* Problem to solve:
A line below contains "B$. What is", and a later one contains "Answer: $440 +". Repeat both, with every line between them, exactly.

Start of Block

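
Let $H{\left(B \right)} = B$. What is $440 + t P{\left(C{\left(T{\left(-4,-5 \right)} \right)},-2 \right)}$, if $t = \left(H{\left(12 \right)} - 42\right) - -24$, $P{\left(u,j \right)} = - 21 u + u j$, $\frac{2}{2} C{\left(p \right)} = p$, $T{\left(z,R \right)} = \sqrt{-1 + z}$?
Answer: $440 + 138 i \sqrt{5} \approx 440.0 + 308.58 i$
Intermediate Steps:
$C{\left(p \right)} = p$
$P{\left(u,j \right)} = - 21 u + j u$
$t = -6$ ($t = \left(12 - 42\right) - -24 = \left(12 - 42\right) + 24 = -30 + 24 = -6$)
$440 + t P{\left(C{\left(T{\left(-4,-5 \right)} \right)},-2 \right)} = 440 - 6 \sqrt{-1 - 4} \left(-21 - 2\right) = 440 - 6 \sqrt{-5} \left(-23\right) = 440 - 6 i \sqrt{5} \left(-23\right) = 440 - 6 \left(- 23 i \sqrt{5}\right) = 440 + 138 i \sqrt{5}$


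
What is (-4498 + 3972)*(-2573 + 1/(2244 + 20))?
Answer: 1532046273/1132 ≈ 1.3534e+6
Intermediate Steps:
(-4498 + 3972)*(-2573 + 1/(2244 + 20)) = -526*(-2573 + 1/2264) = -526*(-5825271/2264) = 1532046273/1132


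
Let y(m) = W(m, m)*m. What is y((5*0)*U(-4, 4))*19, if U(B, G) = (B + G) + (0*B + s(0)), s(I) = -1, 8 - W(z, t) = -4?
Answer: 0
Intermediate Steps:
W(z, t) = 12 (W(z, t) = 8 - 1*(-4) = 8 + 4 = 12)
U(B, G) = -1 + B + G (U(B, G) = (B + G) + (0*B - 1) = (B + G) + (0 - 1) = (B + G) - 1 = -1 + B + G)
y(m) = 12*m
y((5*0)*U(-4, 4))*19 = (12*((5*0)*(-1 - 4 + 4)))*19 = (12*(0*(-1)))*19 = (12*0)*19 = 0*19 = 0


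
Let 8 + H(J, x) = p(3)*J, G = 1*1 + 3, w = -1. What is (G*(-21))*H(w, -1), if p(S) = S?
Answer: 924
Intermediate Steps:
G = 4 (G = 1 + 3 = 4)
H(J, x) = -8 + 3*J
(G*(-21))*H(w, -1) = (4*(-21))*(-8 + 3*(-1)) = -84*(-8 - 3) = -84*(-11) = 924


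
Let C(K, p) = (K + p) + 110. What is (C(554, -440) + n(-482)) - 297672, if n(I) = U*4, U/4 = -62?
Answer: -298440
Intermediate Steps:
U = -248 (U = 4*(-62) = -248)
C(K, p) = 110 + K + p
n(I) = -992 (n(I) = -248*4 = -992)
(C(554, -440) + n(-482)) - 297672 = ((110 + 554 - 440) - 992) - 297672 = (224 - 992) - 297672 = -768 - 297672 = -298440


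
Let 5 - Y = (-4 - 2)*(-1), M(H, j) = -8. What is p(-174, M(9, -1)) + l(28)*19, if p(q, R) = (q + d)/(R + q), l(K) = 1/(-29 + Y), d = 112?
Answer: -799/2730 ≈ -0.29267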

End of Block
Start of Block

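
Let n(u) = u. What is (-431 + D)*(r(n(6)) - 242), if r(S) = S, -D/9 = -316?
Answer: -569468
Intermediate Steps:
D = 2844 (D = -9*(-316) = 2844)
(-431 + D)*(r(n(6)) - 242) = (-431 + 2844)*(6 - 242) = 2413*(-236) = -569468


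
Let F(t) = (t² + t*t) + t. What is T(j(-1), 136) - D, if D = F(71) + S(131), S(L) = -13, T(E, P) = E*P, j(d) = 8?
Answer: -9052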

End of Block
Start of Block

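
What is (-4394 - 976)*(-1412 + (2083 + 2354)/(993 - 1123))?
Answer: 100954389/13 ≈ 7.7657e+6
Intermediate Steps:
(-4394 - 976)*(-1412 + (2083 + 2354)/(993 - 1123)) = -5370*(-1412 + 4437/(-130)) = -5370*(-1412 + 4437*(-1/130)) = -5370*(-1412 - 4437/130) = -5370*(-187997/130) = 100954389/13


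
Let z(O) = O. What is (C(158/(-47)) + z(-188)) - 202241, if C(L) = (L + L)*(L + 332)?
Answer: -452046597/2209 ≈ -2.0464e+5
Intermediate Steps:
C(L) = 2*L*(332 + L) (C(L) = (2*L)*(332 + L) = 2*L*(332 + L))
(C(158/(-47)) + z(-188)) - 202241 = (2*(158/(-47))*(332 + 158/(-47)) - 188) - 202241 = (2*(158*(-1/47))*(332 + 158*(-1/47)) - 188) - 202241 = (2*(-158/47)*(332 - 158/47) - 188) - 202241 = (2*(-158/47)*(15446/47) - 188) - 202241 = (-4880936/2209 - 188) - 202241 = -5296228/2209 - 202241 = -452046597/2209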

End of Block

* Finished exercise:
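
Let $H{\left(B \right)} = B$. What is $440 + t P{\left(C{\left(T{\left(-4,-5 \right)} \right)},-2 \right)}$, if $t = \left(H{\left(12 \right)} - 42\right) - -24$, $P{\left(u,j \right)} = - 21 u + u j$, $\frac{2}{2} C{\left(p \right)} = p$, $T{\left(z,R \right)} = \sqrt{-1 + z}$?
Answer: $440 + 138 i \sqrt{5} \approx 440.0 + 308.58 i$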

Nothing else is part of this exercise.